(Records excerpted from a collection)
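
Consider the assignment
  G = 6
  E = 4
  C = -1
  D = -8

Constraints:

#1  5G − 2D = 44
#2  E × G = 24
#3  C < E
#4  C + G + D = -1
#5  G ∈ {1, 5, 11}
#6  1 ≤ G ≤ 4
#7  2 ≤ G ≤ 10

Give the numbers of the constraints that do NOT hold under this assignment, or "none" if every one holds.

#1 5G − 2D = 5(6) − 2(-8) = 46, not 44 — violated.
#2 E × G = 4 × 6 = 24 — satisfied.
#3 C = -1, E = 4; -1 < 4 — satisfied.
#4 C + G + D = -1 + 6 + (-8) = -3, not -1 — violated.
#5 G = 6 is not in {1, 5, 11} — violated.
#6 G = 6 is outside [1, 4] — violated.
#7 G = 6 lies in [2, 10] — satisfied.

No — constraints 1, 4, 5, 6 are not satisfied.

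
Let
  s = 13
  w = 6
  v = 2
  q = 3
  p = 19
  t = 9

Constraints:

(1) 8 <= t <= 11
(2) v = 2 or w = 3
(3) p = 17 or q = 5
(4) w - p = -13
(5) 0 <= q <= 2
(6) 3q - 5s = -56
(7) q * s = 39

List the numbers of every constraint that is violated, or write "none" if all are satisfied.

No — constraints 3 and 5 are not satisfied.

(1) t = 9 lies in [8, 11]  true
(2) v = 2 = 2 (first disjunct)  true
(3) p = 19 ≠ 17 and q = 3 ≠ 5; both disjuncts false  false
(4) w - p = 6 - 19 = -13  true
(5) q = 3 is outside [0, 2]  false
(6) 3q - 5s = 3(3) - 5(13) = -56  true
(7) q * s = 3 * 13 = 39  true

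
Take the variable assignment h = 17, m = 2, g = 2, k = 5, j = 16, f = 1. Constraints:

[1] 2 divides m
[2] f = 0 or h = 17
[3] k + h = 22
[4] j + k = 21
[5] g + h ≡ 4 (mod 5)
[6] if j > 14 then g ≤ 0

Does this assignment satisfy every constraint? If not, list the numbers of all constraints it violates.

[1] 2 / 2 = 1, so 2 divides 2  ✓
[2] f = 1 ≠ 0, but h = 17 = 17 (second disjunct)  ✓
[3] k + h = 5 + 17 = 22  ✓
[4] j + k = 16 + 5 = 21  ✓
[5] g + h = 19; 19 mod 5 = 4  ✓
[6] j = 16 > 14, so we need g ≤ 0; but g = 2 > 0  ✗

No — constraint 6 is not satisfied.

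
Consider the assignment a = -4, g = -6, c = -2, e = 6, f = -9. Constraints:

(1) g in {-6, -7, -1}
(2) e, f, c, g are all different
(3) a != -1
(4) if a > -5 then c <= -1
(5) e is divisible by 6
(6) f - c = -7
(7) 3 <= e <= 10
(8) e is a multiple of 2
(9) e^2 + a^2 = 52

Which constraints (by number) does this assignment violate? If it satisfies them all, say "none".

Yes — all constraints hold.

(1) g = -6 is in {-6, -7, -1} — OK.
(2) values 6, -9, -2, -6 are pairwise distinct — OK.
(3) a = -4, and -4 ≠ -1 — OK.
(4) a = -4 > -5, so we need c ≤ -1; c = -2 ≤ -1 — OK.
(5) 6 / 6 = 1, so 6 divides 6 — OK.
(6) f - c = -9 - (-2) = -7 — OK.
(7) e = 6 lies in [3, 10] — OK.
(8) 6 / 2 = 3, so 2 divides 6 — OK.
(9) e^2 + a^2 = 6^2 + (-4)^2 = 36 + 16 = 52 — OK.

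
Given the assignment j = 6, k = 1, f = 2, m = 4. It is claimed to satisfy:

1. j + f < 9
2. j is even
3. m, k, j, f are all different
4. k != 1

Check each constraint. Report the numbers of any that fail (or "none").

1. j + f = 6 + 2 = 8; 8 < 9 — OK.
2. j = 6 is even — OK.
3. values 4, 1, 6, 2 are pairwise distinct — OK.
4. k = 1, but 1 is required to differ — violated.

Constraint 4 is violated.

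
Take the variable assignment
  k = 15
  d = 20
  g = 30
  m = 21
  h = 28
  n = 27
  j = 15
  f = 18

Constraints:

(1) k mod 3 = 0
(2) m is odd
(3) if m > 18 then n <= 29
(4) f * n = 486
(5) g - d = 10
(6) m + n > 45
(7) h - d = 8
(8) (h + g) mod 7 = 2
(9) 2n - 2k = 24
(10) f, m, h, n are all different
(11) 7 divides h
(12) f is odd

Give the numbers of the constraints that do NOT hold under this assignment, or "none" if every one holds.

(1) 15 mod 3 = 0 — holds.
(2) m = 21 is odd — holds.
(3) m = 21 > 18, so we need n ≤ 29; n = 27 ≤ 29 — holds.
(4) f * n = 18 * 27 = 486 — holds.
(5) g - d = 30 - 20 = 10 — holds.
(6) m + n = 21 + 27 = 48; 48 > 45 — holds.
(7) h - d = 28 - 20 = 8 — holds.
(8) h + g = 58; 58 mod 7 = 2 — holds.
(9) 2n - 2k = 2(27) - 2(15) = 24 — holds.
(10) values 18, 21, 28, 27 are pairwise distinct — holds.
(11) 28 / 7 = 4, so 7 divides 28 — holds.
(12) f = 18 is even — does not hold.

Violated: 12.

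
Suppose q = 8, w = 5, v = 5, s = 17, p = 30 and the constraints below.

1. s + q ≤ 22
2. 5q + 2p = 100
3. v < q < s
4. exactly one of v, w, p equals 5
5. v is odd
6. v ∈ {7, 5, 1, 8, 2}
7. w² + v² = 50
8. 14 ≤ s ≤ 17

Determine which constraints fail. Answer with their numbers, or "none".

Constraints 1 and 4 are violated.

1. s + q = 17 + 8 = 25; 25 > 22, bound 22 not met — violated.
2. 5q + 2p = 5(8) + 2(30) = 100 — OK.
3. values 5 < 8 < 17 — OK.
4. v=5, w=5, p=30; 2 of them equal 5, not exactly one — violated.
5. v = 5 is odd — OK.
6. v = 5 is in {7, 5, 1, 8, 2} — OK.
7. w² + v² = 5² + 5² = 25 + 25 = 50 — OK.
8. s = 17 lies in [14, 17] — OK.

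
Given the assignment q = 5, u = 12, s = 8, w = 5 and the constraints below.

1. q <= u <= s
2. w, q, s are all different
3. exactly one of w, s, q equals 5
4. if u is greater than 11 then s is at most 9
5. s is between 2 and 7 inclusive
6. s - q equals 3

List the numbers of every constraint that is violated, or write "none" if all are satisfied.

1. values 5, 12, 8; u = 12 is not <= s = 8  ✗
2. w = q = 5, not all different  ✗
3. w=5, s=8, q=5; 2 of them equal 5, not exactly one  ✗
4. u = 12 > 11, so we need s ≤ 9; s = 8 ≤ 9  ✓
5. s = 8 is outside [2, 7]  ✗
6. s - q = 8 - 5 = 3  ✓

The assignment fails constraints 1, 2, 3, and 5.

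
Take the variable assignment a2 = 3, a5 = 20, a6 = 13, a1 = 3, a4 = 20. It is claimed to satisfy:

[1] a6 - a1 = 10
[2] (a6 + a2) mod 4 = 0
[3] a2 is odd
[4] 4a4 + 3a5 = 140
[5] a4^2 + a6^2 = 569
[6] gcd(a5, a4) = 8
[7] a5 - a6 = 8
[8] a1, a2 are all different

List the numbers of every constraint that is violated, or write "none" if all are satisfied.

No — constraints 6, 7, and 8 are not satisfied.

[1] a6 - a1 = 13 - 3 = 10 — OK.
[2] a6 + a2 = 16; 16 mod 4 = 0 — OK.
[3] a2 = 3 is odd — OK.
[4] 4a4 + 3a5 = 4(20) + 3(20) = 140 — OK.
[5] a4^2 + a6^2 = 20^2 + 13^2 = 400 + 169 = 569 — OK.
[6] gcd(20, 20) = 20, not 8 — violated.
[7] a5 - a6 = 20 - 13 = 7, not 8 — violated.
[8] a1 = a2 = 3, not all different — violated.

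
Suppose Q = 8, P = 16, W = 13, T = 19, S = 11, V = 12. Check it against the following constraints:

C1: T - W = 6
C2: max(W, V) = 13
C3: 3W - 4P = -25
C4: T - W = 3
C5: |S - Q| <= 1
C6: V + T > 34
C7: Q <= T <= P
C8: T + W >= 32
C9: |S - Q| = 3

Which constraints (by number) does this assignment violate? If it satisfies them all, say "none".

C1: T - W = 19 - 13 = 6 — holds.
C2: max(13, 12) = 13 — holds.
C3: 3W - 4P = 3(13) - 4(16) = -25 — holds.
C4: T - W = 19 - 13 = 6, not 3 — fails.
C5: |11 - 8| = 3; 3 > 1, exceeds bound 1 — fails.
C6: V + T = 12 + 19 = 31; 31 ≤ 34, bound 34 not met — fails.
C7: values 8, 19, 16; T = 19 is not <= P = 16 — fails.
C8: T + W = 19 + 13 = 32; 32 ≥ 32 — holds.
C9: |11 - 8| = 3 — holds.

Constraints 4, 5, 6, 7 do not hold.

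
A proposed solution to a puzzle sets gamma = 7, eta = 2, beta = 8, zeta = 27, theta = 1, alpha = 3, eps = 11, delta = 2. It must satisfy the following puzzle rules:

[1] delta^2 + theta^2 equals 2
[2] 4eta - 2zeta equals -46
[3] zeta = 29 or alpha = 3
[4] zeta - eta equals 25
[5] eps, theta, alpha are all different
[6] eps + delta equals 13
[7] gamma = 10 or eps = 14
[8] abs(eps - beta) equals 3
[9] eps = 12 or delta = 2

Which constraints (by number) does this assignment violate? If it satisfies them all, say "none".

No — constraints 1, 7 are not satisfied.

[1] delta^2 + theta^2 = 2^2 + 1^2 = 4 + 1 = 5, not 2  ✘
[2] 4eta - 2zeta = 4(2) - 2(27) = -46  ✔
[3] zeta = 27 ≠ 29, but alpha = 3 = 3 (second disjunct)  ✔
[4] zeta - eta = 27 - 2 = 25  ✔
[5] values 11, 1, 3 are pairwise distinct  ✔
[6] eps + delta = 11 + 2 = 13  ✔
[7] gamma = 7 ≠ 10 and eps = 11 ≠ 14; both disjuncts false  ✘
[8] abs(11 - 8) = 3  ✔
[9] eps = 11 ≠ 12, but delta = 2 = 2 (second disjunct)  ✔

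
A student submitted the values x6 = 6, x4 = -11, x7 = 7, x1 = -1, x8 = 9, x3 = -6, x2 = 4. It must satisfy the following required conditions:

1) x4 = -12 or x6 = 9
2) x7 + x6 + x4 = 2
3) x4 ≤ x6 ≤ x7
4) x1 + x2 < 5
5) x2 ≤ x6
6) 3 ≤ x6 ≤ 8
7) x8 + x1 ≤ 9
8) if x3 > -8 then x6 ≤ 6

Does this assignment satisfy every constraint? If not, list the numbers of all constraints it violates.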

What to do: Read the entries and select each line where the word "Suppose" is found.

Solution for this problem:
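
Suppose q = 8, w = 5, v = 5, s = 17, p = 30 and the constraints below.
Suppose Q = 8, P = 16, W = 13, T = 19, S = 11, V = 12. Check it against the following constraints: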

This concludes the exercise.